(Dataset entries)
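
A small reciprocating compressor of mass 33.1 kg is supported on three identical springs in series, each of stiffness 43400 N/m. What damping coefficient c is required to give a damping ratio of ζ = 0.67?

927 N·s/m

Series springs: 1/k_eq = 3/43400, so k_eq = 43400/3 = 14470 N/m.
c_c = 2√(k_eq·m) = 2√(14470 × 33.1) = 1384 N·s/m.
c = ζ·c_c = 0.67 × 1384 = 927.3 N·s/m.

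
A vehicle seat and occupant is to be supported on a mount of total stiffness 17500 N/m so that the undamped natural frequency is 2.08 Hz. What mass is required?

ω_n = 2πf_n = 2π × 2.08 = 13.07 rad/s.
m = k/ω_n² = 17500/13.07² = 17500/170.8 = 102.5 kg.

102 kg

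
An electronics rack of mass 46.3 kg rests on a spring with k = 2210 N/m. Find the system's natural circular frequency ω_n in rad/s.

ω_n = √(k/m) = √(2210/46.3) = √47.73 = 6.909 rad/s.

6.91 rad/s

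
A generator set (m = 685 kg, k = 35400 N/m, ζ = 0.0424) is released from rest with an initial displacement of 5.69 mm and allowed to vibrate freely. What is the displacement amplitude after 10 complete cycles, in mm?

0.395 mm

Logarithmic decrement δ = 2πζ/√(1 − ζ²) = 2π × 0.04240/√(1 − 0.00180) = 0.2666.
After n cycles, x_n/x₀ = e^(−nδ), so x_10 = 5.69 × e^(−10 × 0.2666) = 5.69 × 0.06950 = 0.3954 mm.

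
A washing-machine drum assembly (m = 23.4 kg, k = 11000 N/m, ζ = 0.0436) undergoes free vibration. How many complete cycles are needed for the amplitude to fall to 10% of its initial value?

9 cycles

Logarithmic decrement δ = 2πζ/√(1 − ζ²) = 2π × 0.04360/√(1 − 0.00190) = 0.2742.
x_n/x₀ = e^(−nδ) ≤ 0.1; take ln: n ≥ ln(1/0.1)/δ = 2.303/0.2742 = 8.397.
So 9 complete cycles are required.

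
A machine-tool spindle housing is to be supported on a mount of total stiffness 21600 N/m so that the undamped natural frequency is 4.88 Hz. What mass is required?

23.0 kg

ω_n = 2πf_n = 2π × 4.88 = 30.66 rad/s.
m = k/ω_n² = 21600/30.66² = 21600/940.2 = 22.97 kg.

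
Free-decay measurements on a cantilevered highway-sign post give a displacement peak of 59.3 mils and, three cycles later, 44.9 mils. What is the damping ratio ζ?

Logarithmic decrement δ = (1/n)·ln(x₀/x_n) = (1/3)·ln(59.3/44.9) = (1/3)·ln(1.321) = 0.09272.
ζ = δ/√(4π² + δ²) = 0.09272/√(39.48 + 0.00860) = 0.09272/6.284 = 0.01476.

0.0148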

* How to complete this task
With the line containing "Free-decay measurements on" as the first and the final line of the entries above as the last, write out that span exactly and nothing more.

* Exercise output
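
Free-decay measurements on a cantilevered highway-sign post give a displacement peak of 59.3 mils and, three cycles later, 44.9 mils. What is the damping ratio ζ?

Logarithmic decrement δ = (1/n)·ln(x₀/x_n) = (1/3)·ln(59.3/44.9) = (1/3)·ln(1.321) = 0.09272.
ζ = δ/√(4π² + δ²) = 0.09272/√(39.48 + 0.00860) = 0.09272/6.284 = 0.01476.

0.0148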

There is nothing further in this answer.